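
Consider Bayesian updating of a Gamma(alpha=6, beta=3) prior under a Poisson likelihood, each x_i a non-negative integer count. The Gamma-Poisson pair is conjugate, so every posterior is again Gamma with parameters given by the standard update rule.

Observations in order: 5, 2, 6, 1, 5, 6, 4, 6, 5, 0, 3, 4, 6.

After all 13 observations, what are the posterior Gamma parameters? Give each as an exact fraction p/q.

alpha=59, beta=16

obs 1: x=5 → posterior Gamma(11, 4)
obs 2: x=2 → posterior Gamma(13, 5)
obs 3: x=6 → posterior Gamma(19, 6)
obs 4: x=1 → posterior Gamma(20, 7)
obs 5: x=5 → posterior Gamma(25, 8)
obs 6: x=6 → posterior Gamma(31, 9)
obs 7: x=4 → posterior Gamma(35, 10)
obs 8: x=6 → posterior Gamma(41, 11)
obs 9: x=5 → posterior Gamma(46, 12)
obs 10: x=0 → posterior Gamma(46, 13)
obs 11: x=3 → posterior Gamma(49, 14)
obs 12: x=4 → posterior Gamma(53, 15)
obs 13: x=6 → posterior Gamma(59, 16)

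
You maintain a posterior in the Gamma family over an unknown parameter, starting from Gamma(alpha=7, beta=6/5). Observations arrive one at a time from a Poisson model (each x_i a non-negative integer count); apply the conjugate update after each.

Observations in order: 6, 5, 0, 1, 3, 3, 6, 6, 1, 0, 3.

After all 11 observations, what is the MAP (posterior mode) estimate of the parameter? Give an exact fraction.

200/61

obs 1: x=6 → posterior Gamma(13, 11/5)
obs 2: x=5 → posterior Gamma(18, 16/5)
obs 3: x=0 → posterior Gamma(18, 21/5)
obs 4: x=1 → posterior Gamma(19, 26/5)
obs 5: x=3 → posterior Gamma(22, 31/5)
obs 6: x=3 → posterior Gamma(25, 36/5)
obs 7: x=6 → posterior Gamma(31, 41/5)
obs 8: x=6 → posterior Gamma(37, 46/5)
obs 9: x=1 → posterior Gamma(38, 51/5)
obs 10: x=0 → posterior Gamma(38, 56/5)
obs 11: x=3 → posterior Gamma(41, 61/5)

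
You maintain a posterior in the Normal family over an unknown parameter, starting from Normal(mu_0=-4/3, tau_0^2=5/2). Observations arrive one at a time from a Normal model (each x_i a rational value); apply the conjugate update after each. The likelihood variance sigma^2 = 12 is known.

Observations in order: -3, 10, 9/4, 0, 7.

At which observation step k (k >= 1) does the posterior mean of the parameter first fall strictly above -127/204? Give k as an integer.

k = 2

obs 1: x=-3 → posterior Normal(-47/29, 60/29)
obs 2: x=10 → posterior Normal(3/34, 30/17)
obs 3: x=9/4 → posterior Normal(19/52, 20/13)
obs 4: x=0 → posterior Normal(57/176, 15/11)
obs 5: x=7 → posterior Normal(197/196, 60/49)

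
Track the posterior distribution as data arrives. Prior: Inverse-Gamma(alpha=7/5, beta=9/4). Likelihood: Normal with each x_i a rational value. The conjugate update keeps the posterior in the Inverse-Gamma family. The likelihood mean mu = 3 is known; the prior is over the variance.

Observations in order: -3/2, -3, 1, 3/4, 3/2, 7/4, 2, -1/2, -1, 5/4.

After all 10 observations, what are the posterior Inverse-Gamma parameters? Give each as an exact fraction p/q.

obs 1: x=-3/2 → posterior Inverse-Gamma(19/10, 99/8)
obs 2: x=-3 → posterior Inverse-Gamma(12/5, 243/8)
obs 3: x=1 → posterior Inverse-Gamma(29/10, 259/8)
obs 4: x=3/4 → posterior Inverse-Gamma(17/5, 1117/32)
obs 5: x=3/2 → posterior Inverse-Gamma(39/10, 1153/32)
obs 6: x=7/4 → posterior Inverse-Gamma(22/5, 589/16)
obs 7: x=2 → posterior Inverse-Gamma(49/10, 597/16)
obs 8: x=-1/2 → posterior Inverse-Gamma(27/5, 695/16)
obs 9: x=-1 → posterior Inverse-Gamma(59/10, 823/16)
obs 10: x=5/4 → posterior Inverse-Gamma(32/5, 1695/32)

alpha=32/5, beta=1695/32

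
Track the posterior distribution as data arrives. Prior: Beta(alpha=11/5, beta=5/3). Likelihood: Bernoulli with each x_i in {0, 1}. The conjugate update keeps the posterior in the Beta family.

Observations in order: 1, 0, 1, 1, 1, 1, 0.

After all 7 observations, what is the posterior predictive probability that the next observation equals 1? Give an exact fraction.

obs 1: x=1 → posterior Beta(16/5, 5/3)
obs 2: x=0 → posterior Beta(16/5, 8/3)
obs 3: x=1 → posterior Beta(21/5, 8/3)
obs 4: x=1 → posterior Beta(26/5, 8/3)
obs 5: x=1 → posterior Beta(31/5, 8/3)
obs 6: x=1 → posterior Beta(36/5, 8/3)
obs 7: x=0 → posterior Beta(36/5, 11/3)

108/163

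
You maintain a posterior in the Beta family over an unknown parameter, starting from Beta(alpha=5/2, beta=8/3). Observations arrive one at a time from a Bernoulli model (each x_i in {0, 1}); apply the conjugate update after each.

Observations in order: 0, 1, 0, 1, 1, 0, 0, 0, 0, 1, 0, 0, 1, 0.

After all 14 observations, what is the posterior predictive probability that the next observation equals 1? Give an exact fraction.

9/23

obs 1: x=0 → posterior Beta(5/2, 11/3)
obs 2: x=1 → posterior Beta(7/2, 11/3)
obs 3: x=0 → posterior Beta(7/2, 14/3)
obs 4: x=1 → posterior Beta(9/2, 14/3)
obs 5: x=1 → posterior Beta(11/2, 14/3)
obs 6: x=0 → posterior Beta(11/2, 17/3)
obs 7: x=0 → posterior Beta(11/2, 20/3)
obs 8: x=0 → posterior Beta(11/2, 23/3)
obs 9: x=0 → posterior Beta(11/2, 26/3)
obs 10: x=1 → posterior Beta(13/2, 26/3)
obs 11: x=0 → posterior Beta(13/2, 29/3)
obs 12: x=0 → posterior Beta(13/2, 32/3)
obs 13: x=1 → posterior Beta(15/2, 32/3)
obs 14: x=0 → posterior Beta(15/2, 35/3)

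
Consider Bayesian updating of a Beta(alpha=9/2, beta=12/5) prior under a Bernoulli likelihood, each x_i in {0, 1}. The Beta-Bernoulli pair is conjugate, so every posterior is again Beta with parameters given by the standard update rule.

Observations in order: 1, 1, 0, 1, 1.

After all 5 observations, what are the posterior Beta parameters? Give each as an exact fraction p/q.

obs 1: x=1 → posterior Beta(11/2, 12/5)
obs 2: x=1 → posterior Beta(13/2, 12/5)
obs 3: x=0 → posterior Beta(13/2, 17/5)
obs 4: x=1 → posterior Beta(15/2, 17/5)
obs 5: x=1 → posterior Beta(17/2, 17/5)

alpha=17/2, beta=17/5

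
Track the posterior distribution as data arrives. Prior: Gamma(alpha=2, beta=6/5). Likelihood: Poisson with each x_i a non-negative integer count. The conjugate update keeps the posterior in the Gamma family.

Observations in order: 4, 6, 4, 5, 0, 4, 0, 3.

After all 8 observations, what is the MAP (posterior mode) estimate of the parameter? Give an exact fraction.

135/46

obs 1: x=4 → posterior Gamma(6, 11/5)
obs 2: x=6 → posterior Gamma(12, 16/5)
obs 3: x=4 → posterior Gamma(16, 21/5)
obs 4: x=5 → posterior Gamma(21, 26/5)
obs 5: x=0 → posterior Gamma(21, 31/5)
obs 6: x=4 → posterior Gamma(25, 36/5)
obs 7: x=0 → posterior Gamma(25, 41/5)
obs 8: x=3 → posterior Gamma(28, 46/5)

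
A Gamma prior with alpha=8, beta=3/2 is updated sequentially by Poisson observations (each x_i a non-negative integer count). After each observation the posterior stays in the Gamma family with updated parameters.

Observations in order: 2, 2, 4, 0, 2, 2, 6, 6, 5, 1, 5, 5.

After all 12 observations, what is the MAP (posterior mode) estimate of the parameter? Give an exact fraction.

94/27

obs 1: x=2 → posterior Gamma(10, 5/2)
obs 2: x=2 → posterior Gamma(12, 7/2)
obs 3: x=4 → posterior Gamma(16, 9/2)
obs 4: x=0 → posterior Gamma(16, 11/2)
obs 5: x=2 → posterior Gamma(18, 13/2)
obs 6: x=2 → posterior Gamma(20, 15/2)
obs 7: x=6 → posterior Gamma(26, 17/2)
obs 8: x=6 → posterior Gamma(32, 19/2)
obs 9: x=5 → posterior Gamma(37, 21/2)
obs 10: x=1 → posterior Gamma(38, 23/2)
obs 11: x=5 → posterior Gamma(43, 25/2)
obs 12: x=5 → posterior Gamma(48, 27/2)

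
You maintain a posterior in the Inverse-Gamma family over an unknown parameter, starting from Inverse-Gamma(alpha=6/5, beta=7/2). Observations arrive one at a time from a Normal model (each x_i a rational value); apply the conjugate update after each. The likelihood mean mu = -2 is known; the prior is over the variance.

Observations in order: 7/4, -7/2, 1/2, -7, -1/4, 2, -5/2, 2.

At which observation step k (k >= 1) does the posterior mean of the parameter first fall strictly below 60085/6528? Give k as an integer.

obs 1: x=7/4 → posterior Inverse-Gamma(17/10, 337/32)
obs 2: x=-7/2 → posterior Inverse-Gamma(11/5, 373/32)
obs 3: x=1/2 → posterior Inverse-Gamma(27/10, 473/32)
obs 4: x=-7 → posterior Inverse-Gamma(16/5, 873/32)
obs 5: x=-1/4 → posterior Inverse-Gamma(37/10, 461/16)
obs 6: x=2 → posterior Inverse-Gamma(21/5, 589/16)
obs 7: x=-5/2 → posterior Inverse-Gamma(47/10, 591/16)
obs 8: x=2 → posterior Inverse-Gamma(26/5, 719/16)

k = 3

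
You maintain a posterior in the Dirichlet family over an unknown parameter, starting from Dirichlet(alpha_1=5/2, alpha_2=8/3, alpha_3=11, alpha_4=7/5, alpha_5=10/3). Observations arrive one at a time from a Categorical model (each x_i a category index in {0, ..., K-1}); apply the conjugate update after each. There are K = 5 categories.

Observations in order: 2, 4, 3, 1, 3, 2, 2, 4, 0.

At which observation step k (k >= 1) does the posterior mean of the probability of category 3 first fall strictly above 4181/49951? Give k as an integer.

obs 1: x=2 → posterior Dirichlet(5/2, 8/3, 12, 7/5, 10/3)
obs 2: x=4 → posterior Dirichlet(5/2, 8/3, 12, 7/5, 13/3)
obs 3: x=3 → posterior Dirichlet(5/2, 8/3, 12, 12/5, 13/3)
obs 4: x=1 → posterior Dirichlet(5/2, 11/3, 12, 12/5, 13/3)
obs 5: x=3 → posterior Dirichlet(5/2, 11/3, 12, 17/5, 13/3)
obs 6: x=2 → posterior Dirichlet(5/2, 11/3, 13, 17/5, 13/3)
obs 7: x=2 → posterior Dirichlet(5/2, 11/3, 14, 17/5, 13/3)
obs 8: x=4 → posterior Dirichlet(5/2, 11/3, 14, 17/5, 16/3)
obs 9: x=0 → posterior Dirichlet(7/2, 11/3, 14, 17/5, 16/3)

k = 3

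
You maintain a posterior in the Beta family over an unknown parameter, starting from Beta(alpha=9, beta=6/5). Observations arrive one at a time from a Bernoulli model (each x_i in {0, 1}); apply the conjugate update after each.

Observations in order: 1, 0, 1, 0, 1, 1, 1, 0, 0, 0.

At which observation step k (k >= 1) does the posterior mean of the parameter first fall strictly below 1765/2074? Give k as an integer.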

====

Report every line of the preceding listing where the string "rule" occurs.

● ANSWER FOR THIS EXERCISE:
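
Consider Bayesian updating of a Gamma(alpha=6, beta=3) prior under a Poisson likelihood, each x_i a non-negative integer count. The Gamma-Poisson pair is conjugate, so every posterior is again Gamma with parameters given by the standard update rule.
Consider Bayesian updating of a Beta(alpha=9/2, beta=12/5) prior under a Bernoulli likelihood, each x_i in {0, 1}. The Beta-Bernoulli pair is conjugate, so every posterior is again Beta with parameters given by the standard update rule.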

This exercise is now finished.